**Instructions for the task**
Each line from the one containing "of every sample" through the end of the data below is to be output verbatim, with no lines added or left out.

** Exercise material follows **

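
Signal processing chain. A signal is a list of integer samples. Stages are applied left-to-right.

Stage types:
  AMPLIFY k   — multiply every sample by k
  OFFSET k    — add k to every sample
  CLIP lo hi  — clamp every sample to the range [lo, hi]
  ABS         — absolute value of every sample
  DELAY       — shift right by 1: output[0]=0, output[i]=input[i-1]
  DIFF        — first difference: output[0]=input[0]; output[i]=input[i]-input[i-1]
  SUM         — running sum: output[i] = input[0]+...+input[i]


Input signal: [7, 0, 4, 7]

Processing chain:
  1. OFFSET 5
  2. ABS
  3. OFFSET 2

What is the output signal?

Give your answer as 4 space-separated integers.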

** End of Exercise material **

**Solution to the problem**
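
  ABS         — absolute value of every sample
  DELAY       — shift right by 1: output[0]=0, output[i]=input[i-1]
  DIFF        — first difference: output[0]=input[0]; output[i]=input[i]-input[i-1]
  SUM         — running sum: output[i] = input[0]+...+input[i]


Input signal: [7, 0, 4, 7]

Processing chain:
  1. OFFSET 5
  2. ABS
  3. OFFSET 2

What is the output signal?

Give your answer as 4 space-separated integers.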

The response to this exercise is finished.